_What this task involves_.
From the first record below to the last, retype each one exactly.

☆ ☆ ☆ ☆

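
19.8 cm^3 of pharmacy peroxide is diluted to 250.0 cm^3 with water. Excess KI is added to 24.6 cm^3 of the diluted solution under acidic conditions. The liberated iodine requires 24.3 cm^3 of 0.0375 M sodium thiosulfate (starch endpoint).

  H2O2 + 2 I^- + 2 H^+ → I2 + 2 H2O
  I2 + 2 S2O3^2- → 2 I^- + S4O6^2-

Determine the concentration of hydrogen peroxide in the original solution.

n(S2O3^2-) = 0.0243 × 0.0375 = 9.11 × 10^-4 mol
n(I2) = n(S2O3^2-)/2 = 4.56 × 10^-4 mol
n(H2O2) in the aliquot = 4.56 × 10^-4 mol (1:1 ratio)
[H2O2]_dilute = 4.56 × 10^-4 / 0.0246 = 0.0185 mol/L
[H2O2]_original = 0.0185 × 250.0/19.8 = 0.234 mol/L

0.234 M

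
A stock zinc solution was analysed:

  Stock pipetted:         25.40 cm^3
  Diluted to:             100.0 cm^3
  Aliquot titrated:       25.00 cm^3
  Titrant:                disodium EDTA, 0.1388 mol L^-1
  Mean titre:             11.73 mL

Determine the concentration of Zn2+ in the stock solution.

Zn^2+ + EDTA^4- → [Zn(EDTA)]^2-
n(EDTA) = 0.01173 × 0.1388 = 1.628 × 10^-3 mol
n(Zn2+) in the aliquot = 1.628 × 10^-3 mol (1:1 ratio)
[Zn2+]_dilute = 1.628 × 10^-3 / 0.02500 = 0.06512 mol/L
Dilution factor = 100.0 / 25.40 = 3.937
[Zn2+]_stock = 0.06512 × 3.937 = 0.2564 mol/L

0.2564 mol/L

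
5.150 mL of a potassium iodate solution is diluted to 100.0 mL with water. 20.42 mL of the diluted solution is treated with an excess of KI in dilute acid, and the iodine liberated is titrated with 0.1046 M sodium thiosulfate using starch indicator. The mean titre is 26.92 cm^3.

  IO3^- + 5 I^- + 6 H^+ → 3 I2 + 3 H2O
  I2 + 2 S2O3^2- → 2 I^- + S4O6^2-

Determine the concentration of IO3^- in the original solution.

n(S2O3^2-) = 0.02692 × 0.1046 = 2.816 × 10^-3 mol
n(I2) = n(S2O3^2-)/2 = 1.408 × 10^-3 mol
From the 1:3 ratio, n(IO3^-) in the aliquot = 1/3 × 1.408 × 10^-3 = 4.693 × 10^-4 mol
[IO3^-]_dilute = 4.693 × 10^-4 / 0.02042 = 0.02298 mol/L
[IO3^-]_original = 0.02298 × 100.0/5.150 = 0.4463 mol/L

0.4463 M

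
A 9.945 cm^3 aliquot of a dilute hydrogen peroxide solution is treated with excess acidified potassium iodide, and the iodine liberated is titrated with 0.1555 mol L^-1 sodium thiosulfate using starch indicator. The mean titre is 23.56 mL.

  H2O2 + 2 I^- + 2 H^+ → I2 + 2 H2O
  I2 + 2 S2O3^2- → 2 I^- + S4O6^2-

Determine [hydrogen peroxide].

n(S2O3^2-) = 0.02356 × 0.1555 = 3.664 × 10^-3 mol
n(I2) = n(S2O3^2-)/2 = 1.832 × 10^-3 mol
n(H2O2) in the aliquot = 1.832 × 10^-3 mol (1:1 ratio)
[H2O2] = 1.832 × 10^-3 / 0.009945 = 0.1842 mol/L

0.1842 mol/L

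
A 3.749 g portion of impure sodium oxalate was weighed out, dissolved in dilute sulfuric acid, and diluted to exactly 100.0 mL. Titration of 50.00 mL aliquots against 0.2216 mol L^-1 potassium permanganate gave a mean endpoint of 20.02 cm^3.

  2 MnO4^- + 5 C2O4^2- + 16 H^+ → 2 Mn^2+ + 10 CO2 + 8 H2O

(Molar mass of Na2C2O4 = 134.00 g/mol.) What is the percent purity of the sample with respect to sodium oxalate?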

☆ ☆ ☆ ☆

_Result_.
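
19.8 cm^3 of pharmacy peroxide is diluted to 250.0 cm^3 with water. Excess KI is added to 24.6 cm^3 of the diluted solution under acidic conditions. The liberated iodine requires 24.3 cm^3 of 0.0375 M sodium thiosulfate (starch endpoint).

  H2O2 + 2 I^- + 2 H^+ → I2 + 2 H2O
  I2 + 2 S2O3^2- → 2 I^- + S4O6^2-

Determine the concentration of hydrogen peroxide in the original solution.

n(S2O3^2-) = 0.0243 × 0.0375 = 9.11 × 10^-4 mol
n(I2) = n(S2O3^2-)/2 = 4.56 × 10^-4 mol
n(H2O2) in the aliquot = 4.56 × 10^-4 mol (1:1 ratio)
[H2O2]_dilute = 4.56 × 10^-4 / 0.0246 = 0.0185 mol/L
[H2O2]_original = 0.0185 × 250.0/19.8 = 0.234 mol/L

0.234 M

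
A stock zinc solution was analysed:

  Stock pipetted:         25.40 cm^3
  Diluted to:             100.0 cm^3
  Aliquot titrated:       25.00 cm^3
  Titrant:                disodium EDTA, 0.1388 mol L^-1
  Mean titre:             11.73 mL

Determine the concentration of Zn2+ in the stock solution.

Zn^2+ + EDTA^4- → [Zn(EDTA)]^2-
n(EDTA) = 0.01173 × 0.1388 = 1.628 × 10^-3 mol
n(Zn2+) in the aliquot = 1.628 × 10^-3 mol (1:1 ratio)
[Zn2+]_dilute = 1.628 × 10^-3 / 0.02500 = 0.06512 mol/L
Dilution factor = 100.0 / 25.40 = 3.937
[Zn2+]_stock = 0.06512 × 3.937 = 0.2564 mol/L

0.2564 mol/L

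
5.150 mL of a potassium iodate solution is diluted to 100.0 mL with water. 20.42 mL of the diluted solution is treated with an excess of KI in dilute acid, and the iodine liberated is titrated with 0.1046 M sodium thiosulfate using starch indicator. The mean titre is 26.92 cm^3.

  IO3^- + 5 I^- + 6 H^+ → 3 I2 + 3 H2O
  I2 + 2 S2O3^2- → 2 I^- + S4O6^2-

Determine the concentration of IO3^- in the original solution.

n(S2O3^2-) = 0.02692 × 0.1046 = 2.816 × 10^-3 mol
n(I2) = n(S2O3^2-)/2 = 1.408 × 10^-3 mol
From the 1:3 ratio, n(IO3^-) in the aliquot = 1/3 × 1.408 × 10^-3 = 4.693 × 10^-4 mol
[IO3^-]_dilute = 4.693 × 10^-4 / 0.02042 = 0.02298 mol/L
[IO3^-]_original = 0.02298 × 100.0/5.150 = 0.4463 mol/L

0.4463 M

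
A 9.945 cm^3 aliquot of a dilute hydrogen peroxide solution is treated with excess acidified potassium iodide, and the iodine liberated is titrated with 0.1555 mol L^-1 sodium thiosulfate using starch indicator. The mean titre is 23.56 mL.

  H2O2 + 2 I^- + 2 H^+ → I2 + 2 H2O
  I2 + 2 S2O3^2- → 2 I^- + S4O6^2-

Determine [hydrogen peroxide].

n(S2O3^2-) = 0.02356 × 0.1555 = 3.664 × 10^-3 mol
n(I2) = n(S2O3^2-)/2 = 1.832 × 10^-3 mol
n(H2O2) in the aliquot = 1.832 × 10^-3 mol (1:1 ratio)
[H2O2] = 1.832 × 10^-3 / 0.009945 = 0.1842 mol/L

0.1842 mol/L

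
A 3.749 g portion of impure sodium oxalate was weighed out, dissolved in dilute sulfuric acid, and diluted to exactly 100.0 mL. Titration of 50.00 mL aliquots against 0.2216 mol L^-1 potassium permanganate gave a mean endpoint of 20.02 cm^3.

  2 MnO4^- + 5 C2O4^2- + 16 H^+ → 2 Mn^2+ + 10 CO2 + 8 H2O

(Molar mass of Na2C2O4 = 134.00 g/mol.) What is the percent purity of the sample with respect to sodium oxalate?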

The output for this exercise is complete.